> **Task to carry out**
Produce the records below again, word for word, but stop after the line that contains "0.03996 pascal = (in psi) 5.796e-06".

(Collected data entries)

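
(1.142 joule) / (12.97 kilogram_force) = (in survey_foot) 0.02946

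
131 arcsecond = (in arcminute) 2.183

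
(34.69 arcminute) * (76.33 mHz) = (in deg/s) 0.04413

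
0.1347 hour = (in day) 0.005612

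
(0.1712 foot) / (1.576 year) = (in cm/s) 1.05e-07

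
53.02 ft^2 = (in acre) 0.001217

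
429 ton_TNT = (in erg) 1.795e+19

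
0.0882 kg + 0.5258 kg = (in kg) 0.614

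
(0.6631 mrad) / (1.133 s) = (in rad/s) 0.0005853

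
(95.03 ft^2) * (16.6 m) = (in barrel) 921.8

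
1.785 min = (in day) 0.00124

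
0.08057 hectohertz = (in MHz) 8.057e-06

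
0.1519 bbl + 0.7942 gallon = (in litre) 27.16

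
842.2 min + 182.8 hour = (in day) 8.202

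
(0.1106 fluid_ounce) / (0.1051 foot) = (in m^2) 0.0001021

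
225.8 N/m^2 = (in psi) 0.03275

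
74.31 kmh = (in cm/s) 2064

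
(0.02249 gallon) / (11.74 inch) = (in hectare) 2.855e-08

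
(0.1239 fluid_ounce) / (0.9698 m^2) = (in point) 0.01071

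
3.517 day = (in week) 0.5024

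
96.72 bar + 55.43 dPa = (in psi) 1403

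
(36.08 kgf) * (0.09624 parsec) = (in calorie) 2.511e+17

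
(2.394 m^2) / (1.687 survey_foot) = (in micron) 4.656e+06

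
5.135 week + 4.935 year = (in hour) 4.409e+04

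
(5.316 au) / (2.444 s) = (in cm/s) 3.254e+13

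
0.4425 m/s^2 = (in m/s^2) 0.4425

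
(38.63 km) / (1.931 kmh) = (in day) 0.8335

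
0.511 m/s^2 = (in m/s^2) 0.511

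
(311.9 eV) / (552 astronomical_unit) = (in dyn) 6.051e-26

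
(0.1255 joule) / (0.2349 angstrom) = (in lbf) 1.201e+09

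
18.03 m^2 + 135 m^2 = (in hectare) 0.0153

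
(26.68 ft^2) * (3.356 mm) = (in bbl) 0.05232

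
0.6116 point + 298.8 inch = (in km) 0.00759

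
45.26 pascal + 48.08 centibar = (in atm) 0.475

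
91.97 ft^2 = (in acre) 0.002111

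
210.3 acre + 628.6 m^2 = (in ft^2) 9.167e+06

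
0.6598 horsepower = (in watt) 492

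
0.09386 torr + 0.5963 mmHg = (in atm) 0.0009081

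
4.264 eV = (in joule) 6.832e-19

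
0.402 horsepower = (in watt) 299.8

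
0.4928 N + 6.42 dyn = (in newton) 0.4929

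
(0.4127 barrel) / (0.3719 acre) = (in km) 4.36e-08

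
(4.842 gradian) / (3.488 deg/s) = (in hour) 0.000347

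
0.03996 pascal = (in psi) 5.796e-06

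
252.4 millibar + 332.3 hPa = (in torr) 438.6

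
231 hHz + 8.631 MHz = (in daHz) 8.654e+05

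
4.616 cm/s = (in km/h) 0.1662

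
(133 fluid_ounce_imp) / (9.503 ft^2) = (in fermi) 4.28e+12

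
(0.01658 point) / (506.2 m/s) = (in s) 1.155e-08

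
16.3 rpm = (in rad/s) 1.707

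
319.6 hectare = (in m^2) 3.196e+06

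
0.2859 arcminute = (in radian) 8.316e-05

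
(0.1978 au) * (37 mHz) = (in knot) 2.128e+09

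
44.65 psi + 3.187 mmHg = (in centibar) 308.3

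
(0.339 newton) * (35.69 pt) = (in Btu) 4.045e-06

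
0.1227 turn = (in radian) 0.7709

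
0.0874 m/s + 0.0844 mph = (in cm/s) 12.51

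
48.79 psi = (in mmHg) 2523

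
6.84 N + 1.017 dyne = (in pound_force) 1.538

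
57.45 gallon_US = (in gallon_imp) 47.84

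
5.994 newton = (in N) 5.994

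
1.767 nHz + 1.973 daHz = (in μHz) 1.973e+07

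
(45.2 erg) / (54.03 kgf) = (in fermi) 8.531e+06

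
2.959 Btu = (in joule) 3122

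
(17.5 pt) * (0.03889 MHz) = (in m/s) 240.1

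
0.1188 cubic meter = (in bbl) 0.7472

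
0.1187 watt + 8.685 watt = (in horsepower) 0.01181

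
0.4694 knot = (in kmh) 0.8693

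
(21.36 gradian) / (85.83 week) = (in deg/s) 3.703e-07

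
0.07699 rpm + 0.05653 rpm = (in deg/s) 0.8011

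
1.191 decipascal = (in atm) 1.175e-06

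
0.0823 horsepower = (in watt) 61.37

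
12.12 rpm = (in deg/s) 72.72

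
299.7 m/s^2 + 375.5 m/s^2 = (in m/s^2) 675.2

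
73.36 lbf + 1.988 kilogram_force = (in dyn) 3.458e+07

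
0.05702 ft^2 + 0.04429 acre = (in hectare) 0.01792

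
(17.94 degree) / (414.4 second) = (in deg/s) 0.04329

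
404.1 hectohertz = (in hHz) 404.1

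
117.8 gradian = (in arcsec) 3.817e+05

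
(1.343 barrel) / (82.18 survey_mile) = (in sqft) 1.738e-05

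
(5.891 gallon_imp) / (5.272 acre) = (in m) 1.255e-06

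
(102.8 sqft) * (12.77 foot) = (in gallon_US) 9820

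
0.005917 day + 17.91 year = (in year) 17.91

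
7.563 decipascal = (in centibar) 0.0007563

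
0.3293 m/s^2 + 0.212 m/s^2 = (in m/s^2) 0.5413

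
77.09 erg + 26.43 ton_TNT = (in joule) 1.106e+11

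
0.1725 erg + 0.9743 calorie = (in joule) 4.076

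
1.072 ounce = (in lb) 0.067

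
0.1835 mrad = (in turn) 2.92e-05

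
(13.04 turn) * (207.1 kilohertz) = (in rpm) 1.62e+08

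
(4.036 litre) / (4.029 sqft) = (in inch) 0.4245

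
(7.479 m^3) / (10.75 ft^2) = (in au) 5.006e-11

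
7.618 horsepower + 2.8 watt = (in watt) 5684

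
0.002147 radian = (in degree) 0.123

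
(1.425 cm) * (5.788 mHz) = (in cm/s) 0.008248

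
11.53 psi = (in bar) 0.795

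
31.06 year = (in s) 9.795e+08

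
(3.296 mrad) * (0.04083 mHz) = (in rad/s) 1.346e-07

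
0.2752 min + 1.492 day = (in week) 0.2132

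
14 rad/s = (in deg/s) 802.1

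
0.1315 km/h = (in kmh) 0.1315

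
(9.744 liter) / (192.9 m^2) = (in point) 0.1432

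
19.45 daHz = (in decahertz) 19.45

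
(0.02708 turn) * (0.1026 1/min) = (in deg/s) 0.01667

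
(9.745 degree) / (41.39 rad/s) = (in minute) 6.849e-05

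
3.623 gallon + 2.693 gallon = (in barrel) 0.1504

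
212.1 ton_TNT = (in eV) 5.539e+30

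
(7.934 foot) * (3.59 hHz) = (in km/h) 3125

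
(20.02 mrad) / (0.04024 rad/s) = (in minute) 0.008292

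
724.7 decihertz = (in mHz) 7.247e+04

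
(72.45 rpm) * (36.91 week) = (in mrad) 1.694e+11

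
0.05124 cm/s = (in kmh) 0.001845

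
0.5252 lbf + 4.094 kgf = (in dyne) 4.248e+06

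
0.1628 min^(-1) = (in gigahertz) 2.713e-12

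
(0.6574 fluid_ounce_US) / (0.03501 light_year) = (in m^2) 5.87e-20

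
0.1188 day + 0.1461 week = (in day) 1.141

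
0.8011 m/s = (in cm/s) 80.11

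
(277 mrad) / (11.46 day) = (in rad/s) 2.798e-07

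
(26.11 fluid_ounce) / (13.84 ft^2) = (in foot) 0.00197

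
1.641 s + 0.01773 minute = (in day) 3.131e-05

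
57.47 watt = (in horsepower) 0.07707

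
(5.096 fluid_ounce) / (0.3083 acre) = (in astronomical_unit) 8.075e-19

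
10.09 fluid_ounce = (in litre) 0.2984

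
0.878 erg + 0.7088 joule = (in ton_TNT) 1.694e-10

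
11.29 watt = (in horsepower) 0.01514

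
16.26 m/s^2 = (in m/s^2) 16.26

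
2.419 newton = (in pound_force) 0.5438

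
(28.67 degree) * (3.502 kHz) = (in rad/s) 1752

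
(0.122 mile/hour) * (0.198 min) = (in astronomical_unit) 4.331e-12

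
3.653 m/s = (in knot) 7.101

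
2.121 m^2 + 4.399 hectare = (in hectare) 4.399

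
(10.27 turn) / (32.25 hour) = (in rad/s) 0.0005558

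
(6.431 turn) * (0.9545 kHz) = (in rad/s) 3.857e+04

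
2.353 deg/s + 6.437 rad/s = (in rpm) 61.86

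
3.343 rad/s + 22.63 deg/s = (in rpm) 35.69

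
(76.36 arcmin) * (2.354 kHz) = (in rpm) 499.3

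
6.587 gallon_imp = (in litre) 29.95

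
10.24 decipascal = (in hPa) 0.01024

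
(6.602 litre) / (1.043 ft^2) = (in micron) 6.813e+04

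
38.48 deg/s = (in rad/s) 0.6716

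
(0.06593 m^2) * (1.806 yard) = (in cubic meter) 0.1089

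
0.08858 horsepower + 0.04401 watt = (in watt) 66.1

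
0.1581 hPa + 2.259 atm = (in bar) 2.289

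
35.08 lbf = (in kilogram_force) 15.91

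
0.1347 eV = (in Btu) 2.046e-23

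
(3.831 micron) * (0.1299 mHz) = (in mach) 1.462e-12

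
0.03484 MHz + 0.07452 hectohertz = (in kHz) 34.85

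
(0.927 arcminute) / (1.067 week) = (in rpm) 3.99e-09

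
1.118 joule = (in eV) 6.978e+18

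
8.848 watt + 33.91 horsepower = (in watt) 2.53e+04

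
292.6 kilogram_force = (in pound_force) 645.1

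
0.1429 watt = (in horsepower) 0.0001916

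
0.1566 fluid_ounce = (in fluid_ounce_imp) 0.163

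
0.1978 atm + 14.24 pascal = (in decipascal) 2.006e+05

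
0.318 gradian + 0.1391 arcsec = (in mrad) 4.996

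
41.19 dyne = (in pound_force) 9.26e-05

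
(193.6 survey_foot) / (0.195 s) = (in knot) 588.2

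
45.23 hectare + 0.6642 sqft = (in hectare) 45.23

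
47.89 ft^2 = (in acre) 0.001099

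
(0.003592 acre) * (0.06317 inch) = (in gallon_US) 6.161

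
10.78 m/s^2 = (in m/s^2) 10.78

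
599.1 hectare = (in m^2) 5.991e+06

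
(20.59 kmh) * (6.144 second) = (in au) 2.349e-10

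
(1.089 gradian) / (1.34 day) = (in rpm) 1.411e-06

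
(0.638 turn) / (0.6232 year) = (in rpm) 1.948e-06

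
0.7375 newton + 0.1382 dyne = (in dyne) 7.375e+04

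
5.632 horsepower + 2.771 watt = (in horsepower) 5.636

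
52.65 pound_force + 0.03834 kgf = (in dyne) 2.346e+07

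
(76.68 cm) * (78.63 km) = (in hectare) 6.029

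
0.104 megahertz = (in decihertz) 1.04e+06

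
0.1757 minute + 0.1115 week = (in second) 6.745e+04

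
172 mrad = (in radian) 0.172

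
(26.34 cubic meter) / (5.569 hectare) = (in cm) 0.0473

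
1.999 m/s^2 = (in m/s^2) 1.999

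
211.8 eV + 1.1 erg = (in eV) 6.866e+11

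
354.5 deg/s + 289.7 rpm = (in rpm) 348.8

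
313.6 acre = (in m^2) 1.269e+06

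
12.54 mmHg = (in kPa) 1.672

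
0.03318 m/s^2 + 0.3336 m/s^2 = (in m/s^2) 0.3668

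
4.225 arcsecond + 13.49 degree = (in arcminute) 809.5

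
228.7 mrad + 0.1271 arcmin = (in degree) 13.11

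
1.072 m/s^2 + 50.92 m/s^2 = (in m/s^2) 51.99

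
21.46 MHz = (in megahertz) 21.46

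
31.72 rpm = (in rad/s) 3.322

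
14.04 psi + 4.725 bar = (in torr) 4270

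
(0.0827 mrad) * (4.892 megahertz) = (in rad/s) 404.6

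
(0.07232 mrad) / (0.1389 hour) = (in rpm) 1.381e-06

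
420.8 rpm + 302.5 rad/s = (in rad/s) 346.6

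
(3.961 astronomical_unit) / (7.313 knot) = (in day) 1.823e+06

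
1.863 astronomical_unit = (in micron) 2.787e+17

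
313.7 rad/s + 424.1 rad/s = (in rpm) 7045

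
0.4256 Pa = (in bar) 4.256e-06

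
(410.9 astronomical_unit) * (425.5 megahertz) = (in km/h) 9.416e+22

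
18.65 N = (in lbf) 4.193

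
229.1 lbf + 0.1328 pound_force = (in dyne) 1.02e+08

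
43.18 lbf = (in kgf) 19.59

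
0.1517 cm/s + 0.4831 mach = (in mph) 368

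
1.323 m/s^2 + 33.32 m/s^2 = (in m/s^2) 34.64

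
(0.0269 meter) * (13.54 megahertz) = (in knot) 7.08e+05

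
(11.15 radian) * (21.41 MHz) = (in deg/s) 1.368e+10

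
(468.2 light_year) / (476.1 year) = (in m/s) 2.95e+08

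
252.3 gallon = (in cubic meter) 0.9551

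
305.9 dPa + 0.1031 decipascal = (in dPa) 306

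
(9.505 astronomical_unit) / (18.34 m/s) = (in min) 1.292e+09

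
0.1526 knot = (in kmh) 0.2826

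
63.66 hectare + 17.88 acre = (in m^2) 7.09e+05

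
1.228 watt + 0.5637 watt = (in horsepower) 0.002403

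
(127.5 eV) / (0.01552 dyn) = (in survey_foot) 4.318e-10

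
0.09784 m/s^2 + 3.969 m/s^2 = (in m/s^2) 4.067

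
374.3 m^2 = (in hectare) 0.03743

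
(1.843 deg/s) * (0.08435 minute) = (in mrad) 162.8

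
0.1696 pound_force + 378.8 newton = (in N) 379.6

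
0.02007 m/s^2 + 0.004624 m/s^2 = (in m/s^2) 0.02469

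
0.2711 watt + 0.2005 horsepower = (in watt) 149.8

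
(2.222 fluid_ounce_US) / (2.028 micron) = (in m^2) 32.4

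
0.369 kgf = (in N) 3.619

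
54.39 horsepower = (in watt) 4.056e+04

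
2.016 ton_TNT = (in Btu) 7.995e+06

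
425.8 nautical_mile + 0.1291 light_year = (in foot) 4.007e+15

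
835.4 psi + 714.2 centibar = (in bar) 64.74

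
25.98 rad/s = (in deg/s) 1489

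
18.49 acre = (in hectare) 7.483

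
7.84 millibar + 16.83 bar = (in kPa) 1684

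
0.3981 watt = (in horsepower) 0.0005339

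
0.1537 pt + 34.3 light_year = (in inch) 1.278e+19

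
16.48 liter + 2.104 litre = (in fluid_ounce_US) 628.4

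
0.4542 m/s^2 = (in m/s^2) 0.4542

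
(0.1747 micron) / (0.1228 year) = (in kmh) 1.624e-13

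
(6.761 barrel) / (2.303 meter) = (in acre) 0.0001153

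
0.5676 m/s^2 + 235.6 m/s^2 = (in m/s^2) 236.2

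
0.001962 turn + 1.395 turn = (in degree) 502.9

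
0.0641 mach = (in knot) 42.43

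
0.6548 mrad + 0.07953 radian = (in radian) 0.08018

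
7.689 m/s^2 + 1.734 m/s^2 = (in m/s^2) 9.423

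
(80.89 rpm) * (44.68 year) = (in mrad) 1.194e+13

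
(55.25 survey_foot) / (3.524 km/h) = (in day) 0.0001991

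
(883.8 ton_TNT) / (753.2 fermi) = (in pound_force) 1.104e+24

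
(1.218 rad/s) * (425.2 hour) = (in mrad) 1.864e+09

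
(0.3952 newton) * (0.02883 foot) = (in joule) 0.003473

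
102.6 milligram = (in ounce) 0.003619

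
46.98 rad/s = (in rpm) 448.6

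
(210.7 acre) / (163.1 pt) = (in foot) 4.862e+07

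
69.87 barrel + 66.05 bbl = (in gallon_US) 5709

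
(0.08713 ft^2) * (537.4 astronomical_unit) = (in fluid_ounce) 2.2e+16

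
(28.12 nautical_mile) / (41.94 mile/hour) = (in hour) 0.7716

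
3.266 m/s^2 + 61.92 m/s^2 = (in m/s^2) 65.19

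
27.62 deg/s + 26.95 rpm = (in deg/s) 189.3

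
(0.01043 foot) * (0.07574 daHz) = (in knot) 0.00468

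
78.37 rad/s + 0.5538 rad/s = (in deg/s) 4522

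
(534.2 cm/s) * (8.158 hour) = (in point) 4.447e+08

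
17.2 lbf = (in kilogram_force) 7.802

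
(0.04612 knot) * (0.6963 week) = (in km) 9.992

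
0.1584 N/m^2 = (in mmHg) 0.001188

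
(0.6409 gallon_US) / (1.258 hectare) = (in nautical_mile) 1.041e-10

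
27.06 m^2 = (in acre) 0.006687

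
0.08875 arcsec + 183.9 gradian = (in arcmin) 9931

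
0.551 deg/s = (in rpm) 0.09183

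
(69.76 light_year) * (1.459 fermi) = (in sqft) 1.036e+04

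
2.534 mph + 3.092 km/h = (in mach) 0.005849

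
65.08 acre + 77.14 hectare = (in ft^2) 1.114e+07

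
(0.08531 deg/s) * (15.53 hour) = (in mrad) 8.324e+04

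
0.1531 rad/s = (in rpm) 1.462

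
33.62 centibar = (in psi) 4.876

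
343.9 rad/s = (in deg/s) 1.97e+04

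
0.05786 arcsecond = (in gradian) 1.786e-05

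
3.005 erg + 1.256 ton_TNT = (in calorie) 1.256e+09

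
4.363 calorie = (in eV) 1.139e+20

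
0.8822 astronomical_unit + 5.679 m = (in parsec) 4.277e-06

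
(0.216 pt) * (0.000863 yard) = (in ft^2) 6.473e-07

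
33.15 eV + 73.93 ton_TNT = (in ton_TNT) 73.93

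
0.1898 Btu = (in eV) 1.25e+21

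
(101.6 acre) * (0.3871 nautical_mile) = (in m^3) 2.948e+08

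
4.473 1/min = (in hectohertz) 0.0007455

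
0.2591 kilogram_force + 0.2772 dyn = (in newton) 2.541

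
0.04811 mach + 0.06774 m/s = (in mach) 0.04831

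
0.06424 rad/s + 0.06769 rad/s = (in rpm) 1.26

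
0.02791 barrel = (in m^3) 0.004437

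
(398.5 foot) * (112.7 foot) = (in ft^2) 4.491e+04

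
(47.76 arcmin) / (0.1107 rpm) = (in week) 1.982e-06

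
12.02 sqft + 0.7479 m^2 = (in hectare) 0.0001865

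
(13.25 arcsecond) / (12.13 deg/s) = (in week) 5.017e-10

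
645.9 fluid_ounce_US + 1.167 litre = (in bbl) 0.1275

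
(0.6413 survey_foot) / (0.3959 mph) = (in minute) 0.01841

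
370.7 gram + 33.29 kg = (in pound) 74.21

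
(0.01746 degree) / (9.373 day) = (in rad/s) 3.763e-10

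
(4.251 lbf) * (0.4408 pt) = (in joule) 0.00294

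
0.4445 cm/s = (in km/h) 0.016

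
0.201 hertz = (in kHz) 0.000201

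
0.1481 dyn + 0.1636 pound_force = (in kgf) 0.07421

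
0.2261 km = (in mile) 0.1405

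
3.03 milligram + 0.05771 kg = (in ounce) 2.036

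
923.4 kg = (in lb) 2036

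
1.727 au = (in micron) 2.584e+17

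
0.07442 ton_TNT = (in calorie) 7.442e+07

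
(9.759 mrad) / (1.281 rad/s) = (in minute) 0.000127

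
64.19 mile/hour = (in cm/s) 2870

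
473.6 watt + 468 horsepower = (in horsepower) 468.6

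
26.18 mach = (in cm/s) 8.914e+05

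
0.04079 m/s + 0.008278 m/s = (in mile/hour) 0.1098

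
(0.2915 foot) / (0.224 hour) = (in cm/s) 0.01102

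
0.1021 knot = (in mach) 0.0001543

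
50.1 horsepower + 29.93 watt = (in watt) 3.739e+04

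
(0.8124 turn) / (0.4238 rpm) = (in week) 0.0001902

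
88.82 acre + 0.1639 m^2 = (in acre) 88.82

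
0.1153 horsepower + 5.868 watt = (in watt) 91.85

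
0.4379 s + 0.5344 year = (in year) 0.5344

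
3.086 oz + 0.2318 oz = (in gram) 94.06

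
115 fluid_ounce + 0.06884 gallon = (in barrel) 0.02303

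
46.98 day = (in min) 6.765e+04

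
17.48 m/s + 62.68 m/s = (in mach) 0.2354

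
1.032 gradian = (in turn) 0.00258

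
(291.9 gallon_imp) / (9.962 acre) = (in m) 3.292e-05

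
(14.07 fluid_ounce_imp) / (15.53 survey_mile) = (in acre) 3.953e-12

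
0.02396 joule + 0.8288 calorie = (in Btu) 0.003309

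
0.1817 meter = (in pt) 515.1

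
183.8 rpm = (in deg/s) 1103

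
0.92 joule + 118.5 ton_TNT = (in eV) 3.095e+30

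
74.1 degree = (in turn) 0.2058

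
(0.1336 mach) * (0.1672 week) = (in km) 4600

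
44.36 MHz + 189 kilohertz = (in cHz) 4.455e+09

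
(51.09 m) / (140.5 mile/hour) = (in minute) 0.01356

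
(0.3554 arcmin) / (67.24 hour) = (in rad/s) 4.271e-10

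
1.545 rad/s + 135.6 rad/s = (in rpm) 1310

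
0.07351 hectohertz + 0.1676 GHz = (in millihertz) 1.676e+11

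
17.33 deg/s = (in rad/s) 0.3025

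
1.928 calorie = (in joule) 8.067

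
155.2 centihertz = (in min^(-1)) 93.12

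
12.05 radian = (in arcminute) 4.142e+04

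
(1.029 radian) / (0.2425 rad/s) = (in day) 4.911e-05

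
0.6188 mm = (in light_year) 6.541e-20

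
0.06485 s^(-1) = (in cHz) 6.485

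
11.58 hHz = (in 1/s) 1158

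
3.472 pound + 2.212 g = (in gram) 1577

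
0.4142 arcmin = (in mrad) 0.1205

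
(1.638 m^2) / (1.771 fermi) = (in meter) 9.249e+14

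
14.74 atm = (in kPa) 1494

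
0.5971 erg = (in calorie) 1.427e-08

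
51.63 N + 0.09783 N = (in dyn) 5.173e+06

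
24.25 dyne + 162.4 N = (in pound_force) 36.51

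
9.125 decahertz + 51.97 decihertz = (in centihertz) 9645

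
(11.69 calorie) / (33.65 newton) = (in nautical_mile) 0.0007848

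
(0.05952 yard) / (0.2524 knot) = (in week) 6.93e-07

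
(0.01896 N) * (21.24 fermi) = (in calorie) 9.625e-17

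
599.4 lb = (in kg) 271.9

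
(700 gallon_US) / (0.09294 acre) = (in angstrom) 7.045e+07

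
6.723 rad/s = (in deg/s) 385.2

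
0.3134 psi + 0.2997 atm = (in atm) 0.321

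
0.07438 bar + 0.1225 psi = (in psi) 1.201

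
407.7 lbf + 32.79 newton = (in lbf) 415.1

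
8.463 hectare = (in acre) 20.91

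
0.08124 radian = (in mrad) 81.24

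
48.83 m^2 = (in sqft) 525.6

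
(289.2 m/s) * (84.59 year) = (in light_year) 8.155e-05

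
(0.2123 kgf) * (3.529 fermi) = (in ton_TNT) 1.756e-24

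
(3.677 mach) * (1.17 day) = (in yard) 1.384e+08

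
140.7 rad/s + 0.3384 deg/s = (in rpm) 1344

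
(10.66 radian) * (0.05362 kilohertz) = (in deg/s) 3.275e+04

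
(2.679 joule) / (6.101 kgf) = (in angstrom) 4.478e+08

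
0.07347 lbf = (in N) 0.3268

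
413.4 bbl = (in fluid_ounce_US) 2.222e+06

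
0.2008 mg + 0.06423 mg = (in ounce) 9.349e-06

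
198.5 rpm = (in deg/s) 1191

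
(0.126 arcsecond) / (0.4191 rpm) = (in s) 1.392e-05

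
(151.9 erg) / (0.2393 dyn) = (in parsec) 2.057e-16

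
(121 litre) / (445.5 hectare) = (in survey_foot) 8.911e-08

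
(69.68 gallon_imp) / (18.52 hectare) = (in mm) 0.00171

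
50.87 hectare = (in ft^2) 5.476e+06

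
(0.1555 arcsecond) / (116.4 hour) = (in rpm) 1.718e-11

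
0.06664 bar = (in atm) 0.06577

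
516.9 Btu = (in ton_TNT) 0.0001303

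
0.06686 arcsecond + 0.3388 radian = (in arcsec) 6.988e+04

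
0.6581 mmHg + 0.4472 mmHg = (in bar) 0.001474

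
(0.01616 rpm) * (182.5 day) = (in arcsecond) 5.504e+09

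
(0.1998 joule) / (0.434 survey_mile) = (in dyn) 28.61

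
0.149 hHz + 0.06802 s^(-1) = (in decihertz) 149.7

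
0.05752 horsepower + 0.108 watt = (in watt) 43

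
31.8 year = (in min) 1.671e+07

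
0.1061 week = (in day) 0.7427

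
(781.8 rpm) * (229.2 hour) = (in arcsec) 1.393e+13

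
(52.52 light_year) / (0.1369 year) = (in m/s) 1.151e+11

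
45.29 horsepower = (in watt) 3.377e+04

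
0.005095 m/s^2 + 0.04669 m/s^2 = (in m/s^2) 0.05179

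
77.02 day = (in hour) 1848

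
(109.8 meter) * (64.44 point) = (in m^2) 2.496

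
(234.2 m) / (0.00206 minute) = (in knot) 3683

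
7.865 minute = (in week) 0.0007803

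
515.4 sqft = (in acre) 0.01183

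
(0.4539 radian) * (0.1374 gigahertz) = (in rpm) 5.956e+08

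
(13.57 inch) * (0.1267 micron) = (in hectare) 4.367e-12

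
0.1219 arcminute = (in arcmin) 0.1219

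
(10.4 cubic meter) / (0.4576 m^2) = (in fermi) 2.273e+16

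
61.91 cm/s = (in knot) 1.203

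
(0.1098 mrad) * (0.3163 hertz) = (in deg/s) 0.00199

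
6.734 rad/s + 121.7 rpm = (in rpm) 186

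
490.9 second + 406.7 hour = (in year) 0.04644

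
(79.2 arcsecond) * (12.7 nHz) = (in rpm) 4.657e-11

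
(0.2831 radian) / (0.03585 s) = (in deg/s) 452.5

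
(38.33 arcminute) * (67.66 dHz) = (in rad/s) 0.07544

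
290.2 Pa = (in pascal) 290.2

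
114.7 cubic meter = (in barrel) 721.4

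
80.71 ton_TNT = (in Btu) 3.201e+08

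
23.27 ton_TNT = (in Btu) 9.228e+07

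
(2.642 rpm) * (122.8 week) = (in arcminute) 7.064e+10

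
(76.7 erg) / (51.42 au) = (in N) 9.971e-19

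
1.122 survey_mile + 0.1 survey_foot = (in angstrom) 1.806e+13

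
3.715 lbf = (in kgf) 1.685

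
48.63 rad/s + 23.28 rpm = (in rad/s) 51.07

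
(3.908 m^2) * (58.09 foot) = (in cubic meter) 69.19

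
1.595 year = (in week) 83.17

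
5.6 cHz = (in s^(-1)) 0.056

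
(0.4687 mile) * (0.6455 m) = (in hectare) 0.04869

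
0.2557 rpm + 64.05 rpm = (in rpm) 64.31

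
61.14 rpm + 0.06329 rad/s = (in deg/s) 370.5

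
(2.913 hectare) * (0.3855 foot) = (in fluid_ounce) 1.157e+08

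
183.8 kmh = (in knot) 99.24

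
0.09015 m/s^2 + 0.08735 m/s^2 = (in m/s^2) 0.1775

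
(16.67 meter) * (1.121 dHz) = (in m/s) 1.869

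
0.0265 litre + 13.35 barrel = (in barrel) 13.35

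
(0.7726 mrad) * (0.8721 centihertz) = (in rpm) 6.434e-05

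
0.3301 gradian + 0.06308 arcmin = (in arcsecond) 1073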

> **Exercise result**
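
(1.142 joule) / (12.97 kilogram_force) = (in survey_foot) 0.02946

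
131 arcsecond = (in arcminute) 2.183

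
(34.69 arcminute) * (76.33 mHz) = (in deg/s) 0.04413

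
0.1347 hour = (in day) 0.005612

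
(0.1712 foot) / (1.576 year) = (in cm/s) 1.05e-07

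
53.02 ft^2 = (in acre) 0.001217

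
429 ton_TNT = (in erg) 1.795e+19

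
0.0882 kg + 0.5258 kg = (in kg) 0.614

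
(0.6631 mrad) / (1.133 s) = (in rad/s) 0.0005853

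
(95.03 ft^2) * (16.6 m) = (in barrel) 921.8

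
1.785 min = (in day) 0.00124

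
0.08057 hectohertz = (in MHz) 8.057e-06

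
0.1519 bbl + 0.7942 gallon = (in litre) 27.16

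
842.2 min + 182.8 hour = (in day) 8.202

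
(0.1106 fluid_ounce) / (0.1051 foot) = (in m^2) 0.0001021

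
225.8 N/m^2 = (in psi) 0.03275

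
74.31 kmh = (in cm/s) 2064

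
(0.02249 gallon) / (11.74 inch) = (in hectare) 2.855e-08

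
(0.1239 fluid_ounce) / (0.9698 m^2) = (in point) 0.01071

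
3.517 day = (in week) 0.5024

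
96.72 bar + 55.43 dPa = (in psi) 1403

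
(36.08 kgf) * (0.09624 parsec) = (in calorie) 2.511e+17

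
(2.394 m^2) / (1.687 survey_foot) = (in micron) 4.656e+06

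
5.135 week + 4.935 year = (in hour) 4.409e+04

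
(5.316 au) / (2.444 s) = (in cm/s) 3.254e+13

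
0.4425 m/s^2 = (in m/s^2) 0.4425

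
(38.63 km) / (1.931 kmh) = (in day) 0.8335

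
0.511 m/s^2 = (in m/s^2) 0.511

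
(311.9 eV) / (552 astronomical_unit) = (in dyn) 6.051e-26

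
(0.1255 joule) / (0.2349 angstrom) = (in lbf) 1.201e+09

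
18.03 m^2 + 135 m^2 = (in hectare) 0.0153

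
(26.68 ft^2) * (3.356 mm) = (in bbl) 0.05232

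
0.6116 point + 298.8 inch = (in km) 0.00759

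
45.26 pascal + 48.08 centibar = (in atm) 0.475

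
91.97 ft^2 = (in acre) 0.002111

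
210.3 acre + 628.6 m^2 = (in ft^2) 9.167e+06

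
0.6598 horsepower = (in watt) 492

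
0.09386 torr + 0.5963 mmHg = (in atm) 0.0009081

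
4.264 eV = (in joule) 6.832e-19

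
0.402 horsepower = (in watt) 299.8

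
0.4928 N + 6.42 dyn = (in newton) 0.4929

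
(0.4127 barrel) / (0.3719 acre) = (in km) 4.36e-08

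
(4.842 gradian) / (3.488 deg/s) = (in hour) 0.000347

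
0.03996 pascal = (in psi) 5.796e-06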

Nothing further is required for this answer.